Once the line containing "Light strikes a" is found, set down that line and each one after it exactly, through the end of the entries.
--------------------------------
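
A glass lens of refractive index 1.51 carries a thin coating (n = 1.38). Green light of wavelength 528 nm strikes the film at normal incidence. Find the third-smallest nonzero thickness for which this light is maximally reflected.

574 nm

Top surface (1.0 → 1.38): reflection off a higher-index medium gives a half-wave phase shift.
At the lower boundary (n = 1.38 to n = 1.51) the reflected ray undergoes a half-wave phase shift.
Zero or two π shifts → no net half-wave offset.
For bright reflection here: 2 n t = m λ.
The third-smallest nonzero thickness corresponds to m = 3: t = m λ / (2 n) = 3.00 × 528 / (2 × 1.38) = 574 nm.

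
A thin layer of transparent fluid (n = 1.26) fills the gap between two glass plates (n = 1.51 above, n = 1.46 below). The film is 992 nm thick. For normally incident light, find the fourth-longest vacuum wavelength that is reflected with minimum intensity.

Top surface (1.51 → 1.26): reflection off a lower-index medium gives no phase shift.
Ray reflecting at the bottom interface goes from n = 1.26 toward n = 1.46: a half-wave phase shift.
Exactly one π shift → a net half-wave offset.
With one net inversion, destructive interference in reflection requires 2 n t = m λ.
λ = 2 n t / m. The fourth-longest wavelength is m = 4: λ = 2 × 1.26 × 992 / 4.00 = 625 nm.

625 nm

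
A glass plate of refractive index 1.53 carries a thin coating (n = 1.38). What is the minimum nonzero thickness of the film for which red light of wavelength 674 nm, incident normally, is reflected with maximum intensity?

Ray reflecting at the top interface goes from n = 1.0 toward n = 1.38: a half-wave phase shift.
Bottom surface (1.38 → 1.53): reflection off a higher-index medium gives a half-wave phase shift.
The two reflections carry the same phase change, so no net offset.
With no net inversion, constructive interference in reflection requires 2 n t = m λ.
Minimum nonzero at m = 1: t = λ / (2 n) = 674 / (2 × 1.38) = 244 nm.

244 nm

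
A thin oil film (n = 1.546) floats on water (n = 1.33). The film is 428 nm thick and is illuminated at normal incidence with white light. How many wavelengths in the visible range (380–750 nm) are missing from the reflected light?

Ray reflecting at the top interface goes from n = 1.0 toward n = 1.546: a half-wave phase shift.
Ray reflecting at the bottom interface goes from n = 1.546 toward n = 1.33: no phase shift.
The two reflections differ by half a wavelength.
For dark reflection here: 2 n t = m λ.
λ = 2 n t / m = 1323 / m nm.
m=1: 1323 nm (IR); m=2: 662 nm (visible); m=3: 441 nm (visible); m=4: 331 nm (UV).

2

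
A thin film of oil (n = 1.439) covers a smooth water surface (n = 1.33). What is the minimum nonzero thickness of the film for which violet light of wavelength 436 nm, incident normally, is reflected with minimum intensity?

At the upper boundary (n = 1.0 to n = 1.439) the reflected ray undergoes a half-wave phase shift.
At the lower boundary (n = 1.439 to n = 1.33) the reflected ray undergoes no phase shift.
Net: one phase inversion between the two reflected rays.
For dark reflection here: 2 n t = m λ.
Minimum nonzero at m = 1: t = λ / (2 n) = 436 / (2 × 1.439) = 151 nm.

151 nm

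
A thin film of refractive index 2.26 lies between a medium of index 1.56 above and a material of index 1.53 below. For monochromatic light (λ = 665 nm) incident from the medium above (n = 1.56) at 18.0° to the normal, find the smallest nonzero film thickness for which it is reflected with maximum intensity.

Ray reflecting at the top interface goes from n = 1.56 toward n = 2.26: a half-wave phase shift.
Ray reflecting at the bottom interface goes from n = 2.26 toward n = 1.53: no phase shift.
Net: one phase inversion between the two reflected rays.
With one net inversion, constructive interference in reflection requires 2 n t cos θ_r = (m + ½) λ.
Snell's law: 1.56 sin 18.0° = 2.26 sin θ_r → sin θ_r = 0.213, cos θ_r = 0.977.
Minimum at m = 0: t = λ / (4 n cos θ_r) = 665 / (4 × 2.26 × 0.977) = 75.3 nm.

75.3 nm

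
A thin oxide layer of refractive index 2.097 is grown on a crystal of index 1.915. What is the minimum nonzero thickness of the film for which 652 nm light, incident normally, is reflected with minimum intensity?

155 nm

Top surface (1.0 → 2.097): reflection off a higher-index medium gives a half-wave phase shift.
At the lower boundary (n = 2.097 to n = 1.915) the reflected ray undergoes no phase shift.
Net: one phase inversion between the two reflected rays.
So the condition for destructive reflection is 2 n t = m λ.
Minimum nonzero at m = 1: t = λ / (2 n) = 652 / (2 × 2.097) = 155 nm.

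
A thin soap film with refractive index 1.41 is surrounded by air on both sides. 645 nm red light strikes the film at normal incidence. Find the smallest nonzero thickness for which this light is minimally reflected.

Top surface (1.0 → 1.41): reflection off a higher-index medium gives a half-wave phase shift.
At the lower boundary (n = 1.41 to n = 1.0) the reflected ray undergoes no phase shift.
Net: one phase inversion between the two reflected rays.
For dark reflection here: 2 n t = m λ.
The smallest nonzero thickness corresponds to m = 1: t = m λ / (2 n) = 1.00 × 645 / (2 × 1.41) = 229 nm.

229 nm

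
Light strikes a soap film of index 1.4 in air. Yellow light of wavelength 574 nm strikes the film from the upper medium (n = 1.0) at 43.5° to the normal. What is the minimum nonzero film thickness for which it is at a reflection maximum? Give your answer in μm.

0.118 μm

At the upper boundary (n = 1.0 to n = 1.4) the reflected ray undergoes a half-wave phase shift.
At the lower boundary (n = 1.4 to n = 1.0) the reflected ray undergoes no phase shift.
Net: one phase inversion between the two reflected rays.
So the condition for constructive reflection is 2 n t cos θ_r = (m + ½) λ.
Snell's law: 1.0 sin 43.5° = 1.4 sin θ_r → sin θ_r = 0.492, cos θ_r = 0.871.
Minimum at m = 0: t = λ / (4 n cos θ_r) = 574 / (4 × 1.4 × 0.871) = 118 nm.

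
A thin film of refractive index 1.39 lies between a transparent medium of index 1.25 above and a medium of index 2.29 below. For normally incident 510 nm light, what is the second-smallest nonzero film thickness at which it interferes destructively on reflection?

At the upper boundary (n = 1.25 to n = 1.39) the reflected ray undergoes a half-wave phase shift.
At the lower boundary (n = 1.39 to n = 2.29) the reflected ray undergoes a half-wave phase shift.
Zero or two π shifts → no net half-wave offset.
With no net inversion, destructive interference in reflection requires 2 n t = (m + ½) λ.
The second-smallest nonzero thickness corresponds to m = 1: t = (m + ½) λ / (2 n) = 1.50 × 510 / (2 × 1.39) = 275 nm.

275 nm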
--------------------------------
**ANSWER SECTION:**
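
Light strikes a soap film of index 1.4 in air. Yellow light of wavelength 574 nm strikes the film from the upper medium (n = 1.0) at 43.5° to the normal. What is the minimum nonzero film thickness for which it is at a reflection maximum? Give your answer in μm.

0.118 μm

At the upper boundary (n = 1.0 to n = 1.4) the reflected ray undergoes a half-wave phase shift.
At the lower boundary (n = 1.4 to n = 1.0) the reflected ray undergoes no phase shift.
Net: one phase inversion between the two reflected rays.
So the condition for constructive reflection is 2 n t cos θ_r = (m + ½) λ.
Snell's law: 1.0 sin 43.5° = 1.4 sin θ_r → sin θ_r = 0.492, cos θ_r = 0.871.
Minimum at m = 0: t = λ / (4 n cos θ_r) = 574 / (4 × 1.4 × 0.871) = 118 nm.

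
A thin film of refractive index 1.39 lies between a transparent medium of index 1.25 above and a medium of index 2.29 below. For normally incident 510 nm light, what is the second-smallest nonzero film thickness at which it interferes destructively on reflection?

At the upper boundary (n = 1.25 to n = 1.39) the reflected ray undergoes a half-wave phase shift.
At the lower boundary (n = 1.39 to n = 2.29) the reflected ray undergoes a half-wave phase shift.
Zero or two π shifts → no net half-wave offset.
With no net inversion, destructive interference in reflection requires 2 n t = (m + ½) λ.
The second-smallest nonzero thickness corresponds to m = 1: t = (m + ½) λ / (2 n) = 1.50 × 510 / (2 × 1.39) = 275 nm.

275 nm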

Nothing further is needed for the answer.